▶ _TASK DETAILS_
The line containing "Two bacterial species were sequenced" and every line after it, through the last one below: output exactly these and nothing else.

▶ _DATA LISTING_
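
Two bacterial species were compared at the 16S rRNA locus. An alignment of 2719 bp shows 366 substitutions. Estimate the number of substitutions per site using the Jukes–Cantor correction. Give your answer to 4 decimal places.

p = 366/2719 ≈ 0.134608.
d = −(3/4) ln(1 − 4p/3) = −0.75 ln(1 − 0.179477) = −0.75 ln(0.820523)
  = −0.75 × (-0.197813) = 0.148360 substitutions/site.

0.1484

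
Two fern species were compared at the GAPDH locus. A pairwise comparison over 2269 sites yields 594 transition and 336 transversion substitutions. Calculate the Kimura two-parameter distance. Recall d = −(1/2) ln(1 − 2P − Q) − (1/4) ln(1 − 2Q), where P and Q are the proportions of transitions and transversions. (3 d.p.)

0.645

P = 594/2269 ≈ 0.261789 and Q = 336/2269 ≈ 0.148083.
Under the Kimura two-parameter model, d = −½ ln(1 − 2P − Q) − ¼ ln(1 − 2Q).
1 − 2P − Q = 0.328339, giving −½ ln(0.328339) = 0.556854.
1 − 2Q = 0.703834, giving −¼ ln(0.703834) = 0.087803.
d = 0.556854 + 0.087803 = 0.644657.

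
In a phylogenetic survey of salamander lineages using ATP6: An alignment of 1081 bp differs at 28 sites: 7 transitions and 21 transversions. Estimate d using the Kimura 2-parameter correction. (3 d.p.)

P = 7/1081 ≈ 0.006475 and Q = 21/1081 ≈ 0.019426.
Under the Kimura two-parameter model, d = −½ ln(1 − 2P − Q) − ¼ ln(1 − 2Q).
1 − 2P − Q = 0.967624, giving −½ ln(0.967624) = 0.016456.
1 − 2Q = 0.961148, giving −¼ ln(0.961148) = 0.009907.
d = 0.016456 + 0.009907 = 0.026363.

0.026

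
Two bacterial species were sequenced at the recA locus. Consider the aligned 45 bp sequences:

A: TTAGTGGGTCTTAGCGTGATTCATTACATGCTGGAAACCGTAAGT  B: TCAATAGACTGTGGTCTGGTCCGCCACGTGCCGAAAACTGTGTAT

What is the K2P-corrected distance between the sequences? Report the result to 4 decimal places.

Of 45 sites, 19 differences are transitions and 3 are transversions, so P = 19/45 ≈ 0.422222 and Q = 3/45 ≈ 0.066667.
Under the Kimura two-parameter model, d = −½ ln(1 − 2P − Q) − ¼ ln(1 − 2Q).
1 − 2P − Q = 0.088889, giving −½ ln(0.088889) = 1.210183.
1 − 2Q = 0.866666, giving −¼ ln(0.866666) = 0.035775.
d = 1.210183 + 0.035775 = 1.245958.

1.2460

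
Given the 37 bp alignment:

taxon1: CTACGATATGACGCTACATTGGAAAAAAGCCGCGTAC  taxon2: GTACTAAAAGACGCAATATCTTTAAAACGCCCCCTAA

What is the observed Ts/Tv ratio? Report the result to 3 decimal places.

0.167

Transitions are A↔G and C↔T; transversions are all other mismatches.
Transitions: 2. Transversions: 12.
R = 2/12 = 0.166666… ≈ 0.167 (to 3 d.p.).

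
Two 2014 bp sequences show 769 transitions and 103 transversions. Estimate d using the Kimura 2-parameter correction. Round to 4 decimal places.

0.8701

P = 769/2014 ≈ 0.381827 and Q = 103/2014 ≈ 0.051142.
Under the Kimura two-parameter model, d = −½ ln(1 − 2P − Q) − ¼ ln(1 − 2Q).
1 − 2P − Q = 0.185204, giving −½ ln(0.185204) = 0.843149.
1 − 2Q = 0.897716, giving −¼ ln(0.897716) = 0.026975.
d = 0.843149 + 0.026975 = 0.870124.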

▶ _YOUR SOLUTION_
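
Two bacterial species were sequenced at the recA locus. Consider the aligned 45 bp sequences:

A: TTAGTGGGTCTTAGCGTGATTCATTACATGCTGGAAACCGTAAGT  B: TCAATAGACTGTGGTCTGGTCCGCCACGTGCCGAAAACTGTGTAT

What is the K2P-corrected distance between the sequences? Report the result to 4 decimal places.

Of 45 sites, 19 differences are transitions and 3 are transversions, so P = 19/45 ≈ 0.422222 and Q = 3/45 ≈ 0.066667.
Under the Kimura two-parameter model, d = −½ ln(1 − 2P − Q) − ¼ ln(1 − 2Q).
1 − 2P − Q = 0.088889, giving −½ ln(0.088889) = 1.210183.
1 − 2Q = 0.866666, giving −¼ ln(0.866666) = 0.035775.
d = 1.210183 + 0.035775 = 1.245958.

1.2460

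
Given the 37 bp alignment:

taxon1: CTACGATATGACGCTACATTGGAAAAAAGCCGCGTAC  taxon2: GTACTAAAAGACGCAATATCTTTAAAACGCCCCCTAA

What is the observed Ts/Tv ratio? Report the result to 3 decimal places.

0.167

Transitions are A↔G and C↔T; transversions are all other mismatches.
Transitions: 2. Transversions: 12.
R = 2/12 = 0.166666… ≈ 0.167 (to 3 d.p.).

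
Two 2014 bp sequences show 769 transitions and 103 transversions. Estimate d using the Kimura 2-parameter correction. Round to 4 decimal places.

0.8701

P = 769/2014 ≈ 0.381827 and Q = 103/2014 ≈ 0.051142.
Under the Kimura two-parameter model, d = −½ ln(1 − 2P − Q) − ¼ ln(1 − 2Q).
1 − 2P − Q = 0.185204, giving −½ ln(0.185204) = 0.843149.
1 − 2Q = 0.897716, giving −¼ ln(0.897716) = 0.026975.
d = 0.843149 + 0.026975 = 0.870124.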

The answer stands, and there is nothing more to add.